Saved entries
----

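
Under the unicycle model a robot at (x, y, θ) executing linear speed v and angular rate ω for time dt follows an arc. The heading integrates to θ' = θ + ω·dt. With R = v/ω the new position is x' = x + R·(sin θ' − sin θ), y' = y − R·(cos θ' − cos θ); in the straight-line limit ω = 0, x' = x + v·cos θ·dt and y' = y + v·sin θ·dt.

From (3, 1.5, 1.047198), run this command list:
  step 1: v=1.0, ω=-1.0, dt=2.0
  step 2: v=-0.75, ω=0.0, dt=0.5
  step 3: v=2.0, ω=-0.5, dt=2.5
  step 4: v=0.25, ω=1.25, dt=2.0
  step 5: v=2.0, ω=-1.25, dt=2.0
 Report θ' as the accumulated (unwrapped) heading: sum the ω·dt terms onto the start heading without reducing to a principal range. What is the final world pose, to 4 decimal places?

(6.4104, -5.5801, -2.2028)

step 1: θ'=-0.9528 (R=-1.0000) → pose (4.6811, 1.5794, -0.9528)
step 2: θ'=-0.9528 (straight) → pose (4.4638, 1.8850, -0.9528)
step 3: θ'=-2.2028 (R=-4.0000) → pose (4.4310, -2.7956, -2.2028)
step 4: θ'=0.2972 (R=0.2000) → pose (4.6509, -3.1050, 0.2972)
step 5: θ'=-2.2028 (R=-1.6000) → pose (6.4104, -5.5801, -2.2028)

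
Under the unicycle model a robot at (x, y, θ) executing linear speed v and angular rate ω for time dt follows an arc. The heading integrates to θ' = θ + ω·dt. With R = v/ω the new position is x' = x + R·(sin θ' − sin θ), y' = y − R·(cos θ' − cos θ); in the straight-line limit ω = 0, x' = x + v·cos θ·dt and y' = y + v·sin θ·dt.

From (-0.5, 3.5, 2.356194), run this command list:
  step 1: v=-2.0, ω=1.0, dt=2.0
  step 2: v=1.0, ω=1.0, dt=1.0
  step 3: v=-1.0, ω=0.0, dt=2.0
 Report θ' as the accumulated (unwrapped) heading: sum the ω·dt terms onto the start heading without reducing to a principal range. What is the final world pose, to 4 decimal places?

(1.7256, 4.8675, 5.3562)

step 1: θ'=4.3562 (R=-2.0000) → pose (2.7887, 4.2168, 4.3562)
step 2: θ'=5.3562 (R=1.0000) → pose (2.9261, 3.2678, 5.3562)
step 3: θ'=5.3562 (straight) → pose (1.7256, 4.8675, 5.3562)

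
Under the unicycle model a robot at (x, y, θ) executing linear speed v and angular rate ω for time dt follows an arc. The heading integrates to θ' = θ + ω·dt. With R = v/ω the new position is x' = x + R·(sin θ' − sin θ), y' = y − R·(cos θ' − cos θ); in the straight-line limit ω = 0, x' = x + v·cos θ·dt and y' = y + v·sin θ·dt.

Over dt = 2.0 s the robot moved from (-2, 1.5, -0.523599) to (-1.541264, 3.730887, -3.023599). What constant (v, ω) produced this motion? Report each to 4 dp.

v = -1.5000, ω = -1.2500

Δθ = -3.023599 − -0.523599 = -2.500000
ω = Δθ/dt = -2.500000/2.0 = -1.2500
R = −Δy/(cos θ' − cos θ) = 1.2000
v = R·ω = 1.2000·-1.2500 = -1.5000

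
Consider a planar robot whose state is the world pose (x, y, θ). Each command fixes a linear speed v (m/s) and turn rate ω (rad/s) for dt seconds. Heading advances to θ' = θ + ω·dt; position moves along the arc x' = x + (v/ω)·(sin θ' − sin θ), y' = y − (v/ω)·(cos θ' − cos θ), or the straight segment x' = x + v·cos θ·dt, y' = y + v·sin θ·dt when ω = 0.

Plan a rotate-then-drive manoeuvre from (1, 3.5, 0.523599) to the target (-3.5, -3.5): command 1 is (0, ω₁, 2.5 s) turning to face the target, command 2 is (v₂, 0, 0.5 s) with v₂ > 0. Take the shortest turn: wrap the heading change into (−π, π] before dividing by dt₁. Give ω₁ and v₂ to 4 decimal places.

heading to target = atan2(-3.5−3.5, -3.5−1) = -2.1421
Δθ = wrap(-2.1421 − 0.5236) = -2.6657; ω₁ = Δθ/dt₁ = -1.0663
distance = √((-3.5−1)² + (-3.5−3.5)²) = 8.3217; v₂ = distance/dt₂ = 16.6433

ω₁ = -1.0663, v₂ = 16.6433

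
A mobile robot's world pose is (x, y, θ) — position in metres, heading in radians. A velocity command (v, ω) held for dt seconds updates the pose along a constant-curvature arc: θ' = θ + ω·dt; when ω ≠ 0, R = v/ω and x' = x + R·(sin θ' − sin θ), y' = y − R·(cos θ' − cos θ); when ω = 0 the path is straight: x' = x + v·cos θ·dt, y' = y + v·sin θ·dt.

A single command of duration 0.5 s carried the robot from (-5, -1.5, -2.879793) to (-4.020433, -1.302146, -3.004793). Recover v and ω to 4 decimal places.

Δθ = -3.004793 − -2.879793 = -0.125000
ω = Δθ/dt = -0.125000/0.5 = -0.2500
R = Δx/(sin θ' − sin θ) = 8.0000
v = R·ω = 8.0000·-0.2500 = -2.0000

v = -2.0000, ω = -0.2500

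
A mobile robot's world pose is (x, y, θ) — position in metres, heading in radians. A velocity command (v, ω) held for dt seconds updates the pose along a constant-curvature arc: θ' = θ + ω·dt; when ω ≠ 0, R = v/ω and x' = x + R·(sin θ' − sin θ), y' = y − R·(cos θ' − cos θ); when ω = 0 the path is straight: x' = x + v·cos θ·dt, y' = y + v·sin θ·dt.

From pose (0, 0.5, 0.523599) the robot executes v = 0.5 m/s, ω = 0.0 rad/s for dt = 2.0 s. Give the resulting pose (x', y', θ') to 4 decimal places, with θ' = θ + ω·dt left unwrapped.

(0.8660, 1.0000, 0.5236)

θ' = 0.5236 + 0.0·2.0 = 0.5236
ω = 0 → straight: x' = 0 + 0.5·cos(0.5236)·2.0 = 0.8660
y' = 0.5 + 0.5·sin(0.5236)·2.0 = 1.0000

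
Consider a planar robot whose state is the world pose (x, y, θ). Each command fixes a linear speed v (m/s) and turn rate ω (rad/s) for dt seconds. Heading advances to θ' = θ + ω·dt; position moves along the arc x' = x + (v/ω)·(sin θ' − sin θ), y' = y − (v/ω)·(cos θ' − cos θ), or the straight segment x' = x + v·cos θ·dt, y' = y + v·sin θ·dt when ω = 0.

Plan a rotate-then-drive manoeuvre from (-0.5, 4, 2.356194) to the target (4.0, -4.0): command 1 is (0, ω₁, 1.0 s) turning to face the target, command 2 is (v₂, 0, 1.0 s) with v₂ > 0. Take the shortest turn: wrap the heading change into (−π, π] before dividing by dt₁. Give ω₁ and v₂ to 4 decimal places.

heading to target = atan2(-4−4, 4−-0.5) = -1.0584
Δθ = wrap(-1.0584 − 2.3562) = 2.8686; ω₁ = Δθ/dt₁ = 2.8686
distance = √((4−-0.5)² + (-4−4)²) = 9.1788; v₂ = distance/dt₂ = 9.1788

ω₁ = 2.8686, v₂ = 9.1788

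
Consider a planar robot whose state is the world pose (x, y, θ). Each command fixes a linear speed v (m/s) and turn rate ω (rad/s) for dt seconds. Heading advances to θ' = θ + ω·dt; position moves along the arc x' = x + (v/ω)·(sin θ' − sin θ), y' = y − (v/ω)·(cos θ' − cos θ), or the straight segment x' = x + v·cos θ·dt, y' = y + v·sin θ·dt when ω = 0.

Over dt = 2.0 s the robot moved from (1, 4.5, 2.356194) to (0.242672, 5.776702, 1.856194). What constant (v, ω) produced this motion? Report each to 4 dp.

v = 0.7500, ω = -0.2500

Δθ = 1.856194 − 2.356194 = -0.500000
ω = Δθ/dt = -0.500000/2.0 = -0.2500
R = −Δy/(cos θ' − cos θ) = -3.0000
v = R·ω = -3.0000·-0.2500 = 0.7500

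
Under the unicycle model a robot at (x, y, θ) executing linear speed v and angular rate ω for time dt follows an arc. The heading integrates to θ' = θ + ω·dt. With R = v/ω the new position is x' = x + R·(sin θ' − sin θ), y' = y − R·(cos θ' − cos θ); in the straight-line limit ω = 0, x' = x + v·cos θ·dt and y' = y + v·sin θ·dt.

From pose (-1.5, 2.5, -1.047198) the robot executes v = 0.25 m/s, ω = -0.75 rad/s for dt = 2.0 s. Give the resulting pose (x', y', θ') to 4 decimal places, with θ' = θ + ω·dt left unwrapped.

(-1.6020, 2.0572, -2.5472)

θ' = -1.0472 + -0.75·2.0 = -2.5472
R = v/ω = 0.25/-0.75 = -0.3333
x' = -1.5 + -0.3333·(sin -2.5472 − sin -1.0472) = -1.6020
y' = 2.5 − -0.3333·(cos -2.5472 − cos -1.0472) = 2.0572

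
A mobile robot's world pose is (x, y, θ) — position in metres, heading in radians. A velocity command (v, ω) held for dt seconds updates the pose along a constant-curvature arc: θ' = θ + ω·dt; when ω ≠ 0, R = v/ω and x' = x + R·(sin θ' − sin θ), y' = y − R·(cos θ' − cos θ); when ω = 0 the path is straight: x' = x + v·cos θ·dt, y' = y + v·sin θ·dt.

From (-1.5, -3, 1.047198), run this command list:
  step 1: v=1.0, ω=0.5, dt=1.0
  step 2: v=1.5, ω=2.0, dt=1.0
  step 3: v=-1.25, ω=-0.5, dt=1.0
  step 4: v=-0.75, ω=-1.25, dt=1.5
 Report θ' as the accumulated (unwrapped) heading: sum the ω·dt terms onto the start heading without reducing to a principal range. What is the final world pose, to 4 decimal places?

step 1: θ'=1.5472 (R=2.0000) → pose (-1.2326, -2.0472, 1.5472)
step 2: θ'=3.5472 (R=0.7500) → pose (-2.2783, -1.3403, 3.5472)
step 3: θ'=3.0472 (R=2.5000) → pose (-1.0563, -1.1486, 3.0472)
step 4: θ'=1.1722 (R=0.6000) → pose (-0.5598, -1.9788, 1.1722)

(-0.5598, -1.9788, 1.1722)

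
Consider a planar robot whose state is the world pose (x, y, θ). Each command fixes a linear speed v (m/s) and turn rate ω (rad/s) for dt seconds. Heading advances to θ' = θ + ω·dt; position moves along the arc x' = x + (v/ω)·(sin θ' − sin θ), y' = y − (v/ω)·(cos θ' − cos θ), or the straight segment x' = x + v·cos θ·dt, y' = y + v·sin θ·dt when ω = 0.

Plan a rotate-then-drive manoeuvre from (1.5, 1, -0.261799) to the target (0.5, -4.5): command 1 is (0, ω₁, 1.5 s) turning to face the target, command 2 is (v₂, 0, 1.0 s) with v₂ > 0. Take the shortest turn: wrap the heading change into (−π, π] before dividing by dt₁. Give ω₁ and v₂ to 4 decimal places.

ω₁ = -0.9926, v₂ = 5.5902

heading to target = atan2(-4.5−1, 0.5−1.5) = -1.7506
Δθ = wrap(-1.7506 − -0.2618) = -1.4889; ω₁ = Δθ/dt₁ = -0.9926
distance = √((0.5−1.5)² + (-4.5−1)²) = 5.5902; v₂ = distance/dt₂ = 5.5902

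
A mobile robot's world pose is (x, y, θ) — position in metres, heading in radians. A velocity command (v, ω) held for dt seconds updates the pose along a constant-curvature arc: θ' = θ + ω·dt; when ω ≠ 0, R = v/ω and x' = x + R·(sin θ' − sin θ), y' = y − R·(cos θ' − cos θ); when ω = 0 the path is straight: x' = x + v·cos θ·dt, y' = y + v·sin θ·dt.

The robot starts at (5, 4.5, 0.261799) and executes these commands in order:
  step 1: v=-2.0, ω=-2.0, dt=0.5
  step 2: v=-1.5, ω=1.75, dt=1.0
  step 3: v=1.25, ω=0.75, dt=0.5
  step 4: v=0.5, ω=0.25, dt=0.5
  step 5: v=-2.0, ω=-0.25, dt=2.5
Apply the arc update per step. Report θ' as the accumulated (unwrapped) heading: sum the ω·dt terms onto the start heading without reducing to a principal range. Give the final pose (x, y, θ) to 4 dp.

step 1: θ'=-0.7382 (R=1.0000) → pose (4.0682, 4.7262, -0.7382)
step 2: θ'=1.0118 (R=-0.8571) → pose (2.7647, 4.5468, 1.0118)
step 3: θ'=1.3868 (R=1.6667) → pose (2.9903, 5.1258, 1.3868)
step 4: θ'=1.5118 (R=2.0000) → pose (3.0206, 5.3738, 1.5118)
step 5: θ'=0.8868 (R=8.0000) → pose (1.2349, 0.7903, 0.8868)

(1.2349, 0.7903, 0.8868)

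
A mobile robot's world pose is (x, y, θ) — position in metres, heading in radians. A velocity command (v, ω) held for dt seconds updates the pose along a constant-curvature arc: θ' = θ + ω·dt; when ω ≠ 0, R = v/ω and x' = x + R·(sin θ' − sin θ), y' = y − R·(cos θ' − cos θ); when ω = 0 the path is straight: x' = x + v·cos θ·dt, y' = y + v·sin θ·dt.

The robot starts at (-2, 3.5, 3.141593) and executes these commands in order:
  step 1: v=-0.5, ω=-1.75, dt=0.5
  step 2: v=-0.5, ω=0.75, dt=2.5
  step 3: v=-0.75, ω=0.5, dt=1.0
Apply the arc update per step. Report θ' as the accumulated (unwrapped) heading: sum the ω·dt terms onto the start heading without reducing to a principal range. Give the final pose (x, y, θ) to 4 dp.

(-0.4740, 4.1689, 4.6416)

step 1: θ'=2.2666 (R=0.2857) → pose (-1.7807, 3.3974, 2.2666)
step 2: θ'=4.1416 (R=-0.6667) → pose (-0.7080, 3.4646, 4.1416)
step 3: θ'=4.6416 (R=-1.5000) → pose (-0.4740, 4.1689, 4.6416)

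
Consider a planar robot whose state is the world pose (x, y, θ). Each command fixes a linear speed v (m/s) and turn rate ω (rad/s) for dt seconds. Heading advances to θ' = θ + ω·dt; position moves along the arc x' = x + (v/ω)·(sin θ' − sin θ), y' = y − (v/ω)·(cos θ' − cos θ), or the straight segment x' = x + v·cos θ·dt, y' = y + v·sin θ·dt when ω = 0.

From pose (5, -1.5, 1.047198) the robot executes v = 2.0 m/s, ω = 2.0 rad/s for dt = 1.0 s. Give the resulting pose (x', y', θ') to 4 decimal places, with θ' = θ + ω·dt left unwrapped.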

----

Go through the data above from its first line and copy each line exactly, stopping once the line with "step 4: v=0.25, ω=1.25, dt=2.0" has been copied.

● Answer space
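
Under the unicycle model a robot at (x, y, θ) executing linear speed v and angular rate ω for time dt follows an arc. The heading integrates to θ' = θ + ω·dt. With R = v/ω the new position is x' = x + R·(sin θ' − sin θ), y' = y − R·(cos θ' − cos θ); in the straight-line limit ω = 0, x' = x + v·cos θ·dt and y' = y + v·sin θ·dt.

From (3, 1.5, 1.047198), run this command list:
  step 1: v=1.0, ω=-1.0, dt=2.0
  step 2: v=-0.75, ω=0.0, dt=0.5
  step 3: v=2.0, ω=-0.5, dt=2.5
  step 4: v=0.25, ω=1.25, dt=2.0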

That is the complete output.